--- Records for this exercise ---

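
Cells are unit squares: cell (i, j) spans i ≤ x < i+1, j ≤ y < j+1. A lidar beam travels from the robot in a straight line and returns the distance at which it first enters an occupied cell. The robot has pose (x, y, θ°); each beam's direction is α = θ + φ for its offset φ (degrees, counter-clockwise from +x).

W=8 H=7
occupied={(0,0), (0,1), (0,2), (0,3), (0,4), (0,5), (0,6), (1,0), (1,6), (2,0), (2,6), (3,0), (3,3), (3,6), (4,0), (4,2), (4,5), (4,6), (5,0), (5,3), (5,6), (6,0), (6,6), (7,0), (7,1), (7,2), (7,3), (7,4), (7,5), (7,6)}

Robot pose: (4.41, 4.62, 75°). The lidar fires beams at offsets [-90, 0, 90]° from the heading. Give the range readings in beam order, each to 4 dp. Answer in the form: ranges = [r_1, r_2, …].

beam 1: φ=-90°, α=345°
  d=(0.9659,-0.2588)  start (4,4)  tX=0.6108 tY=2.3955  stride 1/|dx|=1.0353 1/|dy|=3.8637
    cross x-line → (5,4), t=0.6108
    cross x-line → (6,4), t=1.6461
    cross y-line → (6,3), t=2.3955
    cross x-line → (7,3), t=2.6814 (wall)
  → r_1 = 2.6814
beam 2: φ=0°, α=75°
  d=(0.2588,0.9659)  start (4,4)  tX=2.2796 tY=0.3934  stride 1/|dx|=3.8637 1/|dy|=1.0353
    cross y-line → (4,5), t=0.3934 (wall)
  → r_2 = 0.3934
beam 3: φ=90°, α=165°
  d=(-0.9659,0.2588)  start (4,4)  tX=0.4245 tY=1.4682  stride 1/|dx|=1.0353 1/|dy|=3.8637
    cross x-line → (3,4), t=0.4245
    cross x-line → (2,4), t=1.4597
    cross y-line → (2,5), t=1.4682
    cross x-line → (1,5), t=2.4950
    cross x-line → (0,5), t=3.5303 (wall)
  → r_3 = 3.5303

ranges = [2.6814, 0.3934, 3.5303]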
==
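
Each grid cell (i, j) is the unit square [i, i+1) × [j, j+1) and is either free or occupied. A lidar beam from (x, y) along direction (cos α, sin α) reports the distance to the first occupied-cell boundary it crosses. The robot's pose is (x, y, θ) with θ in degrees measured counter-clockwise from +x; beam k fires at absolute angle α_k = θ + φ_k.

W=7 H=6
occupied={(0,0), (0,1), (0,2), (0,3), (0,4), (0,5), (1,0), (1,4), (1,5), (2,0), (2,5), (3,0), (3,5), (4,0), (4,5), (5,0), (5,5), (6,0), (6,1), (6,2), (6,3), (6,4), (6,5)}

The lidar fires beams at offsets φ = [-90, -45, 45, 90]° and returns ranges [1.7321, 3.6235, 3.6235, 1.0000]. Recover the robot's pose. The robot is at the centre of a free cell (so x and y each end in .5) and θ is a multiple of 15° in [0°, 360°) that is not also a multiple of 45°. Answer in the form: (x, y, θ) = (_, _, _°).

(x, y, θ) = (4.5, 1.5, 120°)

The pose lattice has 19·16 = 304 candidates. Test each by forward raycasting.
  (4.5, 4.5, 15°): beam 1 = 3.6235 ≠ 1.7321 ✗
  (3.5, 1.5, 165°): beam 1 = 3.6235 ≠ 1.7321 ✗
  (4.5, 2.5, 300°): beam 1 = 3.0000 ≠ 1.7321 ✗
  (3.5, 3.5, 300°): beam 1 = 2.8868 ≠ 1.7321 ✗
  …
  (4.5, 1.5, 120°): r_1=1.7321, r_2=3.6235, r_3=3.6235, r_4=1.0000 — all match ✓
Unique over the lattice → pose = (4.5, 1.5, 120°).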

--- Exercise objective ---
Look through the material above and pick out each line holding the word "counter".

--- Task result ---
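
Cells are unit squares: cell (i, j) spans i ≤ x < i+1, j ≤ y < j+1. A lidar beam travels from the robot in a straight line and returns the distance at which it first enters an occupied cell. The robot has pose (x, y, θ°); each beam's direction is α = θ + φ for its offset φ (degrees, counter-clockwise from +x).
Each grid cell (i, j) is the unit square [i, i+1) × [j, j+1) and is either free or occupied. A lidar beam from (x, y) along direction (cos α, sin α) reports the distance to the first occupied-cell boundary it crosses. The robot's pose is (x, y, θ) with θ in degrees measured counter-clockwise from +x; beam k fires at absolute angle α_k = θ + φ_k.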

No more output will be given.